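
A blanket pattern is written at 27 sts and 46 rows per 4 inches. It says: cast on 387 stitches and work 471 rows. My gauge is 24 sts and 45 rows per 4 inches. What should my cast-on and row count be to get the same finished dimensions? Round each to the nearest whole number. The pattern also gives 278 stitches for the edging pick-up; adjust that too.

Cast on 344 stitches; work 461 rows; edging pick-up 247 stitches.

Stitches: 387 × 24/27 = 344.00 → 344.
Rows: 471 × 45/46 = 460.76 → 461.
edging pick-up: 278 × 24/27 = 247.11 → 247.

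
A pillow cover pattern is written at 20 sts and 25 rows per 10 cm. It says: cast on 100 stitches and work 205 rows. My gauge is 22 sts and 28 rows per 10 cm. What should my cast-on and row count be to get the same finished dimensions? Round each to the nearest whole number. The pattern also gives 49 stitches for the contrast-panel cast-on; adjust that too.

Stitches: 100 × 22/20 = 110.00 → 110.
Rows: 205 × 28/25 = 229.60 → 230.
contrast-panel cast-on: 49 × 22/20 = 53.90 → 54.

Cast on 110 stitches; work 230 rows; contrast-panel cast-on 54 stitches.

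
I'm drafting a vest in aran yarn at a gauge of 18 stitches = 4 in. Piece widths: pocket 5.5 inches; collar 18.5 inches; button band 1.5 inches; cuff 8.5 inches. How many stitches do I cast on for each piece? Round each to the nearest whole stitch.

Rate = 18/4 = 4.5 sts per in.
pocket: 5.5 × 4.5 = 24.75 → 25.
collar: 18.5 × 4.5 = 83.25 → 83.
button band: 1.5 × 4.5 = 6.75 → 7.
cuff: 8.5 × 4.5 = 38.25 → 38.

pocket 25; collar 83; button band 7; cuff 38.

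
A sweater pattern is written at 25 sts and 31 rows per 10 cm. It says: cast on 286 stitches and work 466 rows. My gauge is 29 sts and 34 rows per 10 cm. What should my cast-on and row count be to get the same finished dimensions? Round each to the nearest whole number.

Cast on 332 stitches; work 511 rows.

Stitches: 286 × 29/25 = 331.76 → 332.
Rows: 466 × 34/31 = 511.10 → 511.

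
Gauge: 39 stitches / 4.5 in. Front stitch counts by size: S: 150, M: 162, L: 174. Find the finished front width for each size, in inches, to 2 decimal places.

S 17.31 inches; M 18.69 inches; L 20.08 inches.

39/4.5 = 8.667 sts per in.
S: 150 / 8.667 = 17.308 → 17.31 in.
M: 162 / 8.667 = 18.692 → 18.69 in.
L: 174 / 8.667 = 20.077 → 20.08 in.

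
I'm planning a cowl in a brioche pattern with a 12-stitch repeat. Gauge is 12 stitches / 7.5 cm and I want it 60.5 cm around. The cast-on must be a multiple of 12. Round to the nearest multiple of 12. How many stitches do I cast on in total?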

# REQUIRED WORK:
The response should consist of every record, written out exactly as given.

# EXERCISE RESPONSE:
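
A blanket pattern is written at 27 sts and 46 rows per 4 inches. It says: cast on 387 stitches and work 471 rows. My gauge is 24 sts and 45 rows per 4 inches. What should my cast-on and row count be to get the same finished dimensions? Round each to the nearest whole number. The pattern also gives 278 stitches for the edging pick-up; adjust that too.

Cast on 344 stitches; work 461 rows; edging pick-up 247 stitches.

Stitches: 387 × 24/27 = 344.00 → 344.
Rows: 471 × 45/46 = 460.76 → 461.
edging pick-up: 278 × 24/27 = 247.11 → 247.

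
A pillow cover pattern is written at 20 sts and 25 rows per 10 cm. It says: cast on 100 stitches and work 205 rows. My gauge is 22 sts and 28 rows per 10 cm. What should my cast-on and row count be to get the same finished dimensions? Round each to the nearest whole number. The pattern also gives 49 stitches for the contrast-panel cast-on; adjust that too.

Stitches: 100 × 22/20 = 110.00 → 110.
Rows: 205 × 28/25 = 229.60 → 230.
contrast-panel cast-on: 49 × 22/20 = 53.90 → 54.

Cast on 110 stitches; work 230 rows; contrast-panel cast-on 54 stitches.

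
I'm drafting a vest in aran yarn at a gauge of 18 stitches = 4 in. Piece widths: pocket 5.5 inches; collar 18.5 inches; button band 1.5 inches; cuff 8.5 inches. How many stitches do I cast on for each piece? Round each to the nearest whole stitch.

Rate = 18/4 = 4.5 sts per in.
pocket: 5.5 × 4.5 = 24.75 → 25.
collar: 18.5 × 4.5 = 83.25 → 83.
button band: 1.5 × 4.5 = 6.75 → 7.
cuff: 8.5 × 4.5 = 38.25 → 38.

pocket 25; collar 83; button band 7; cuff 38.

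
A sweater pattern is written at 25 sts and 31 rows per 10 cm. It says: cast on 286 stitches and work 466 rows. My gauge is 29 sts and 34 rows per 10 cm. What should my cast-on and row count be to get the same finished dimensions? Round each to the nearest whole number.

Cast on 332 stitches; work 511 rows.

Stitches: 286 × 29/25 = 331.76 → 332.
Rows: 466 × 34/31 = 511.10 → 511.

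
Gauge: 39 stitches / 4.5 in. Front stitch counts by size: S: 150, M: 162, L: 174. Find the finished front width for each size, in inches, to 2 decimal places.

S 17.31 inches; M 18.69 inches; L 20.08 inches.

39/4.5 = 8.667 sts per in.
S: 150 / 8.667 = 17.308 → 17.31 in.
M: 162 / 8.667 = 18.692 → 18.69 in.
L: 174 / 8.667 = 20.077 → 20.08 in.

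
I'm planning a cowl in a brioche pattern with a 12-stitch repeat. Gauge is 12 stitches / 7.5 cm and I want it 60.5 cm around. The cast-on must be a multiple of 12. Round to the nearest multiple of 12. How many stitches do I cast on in total?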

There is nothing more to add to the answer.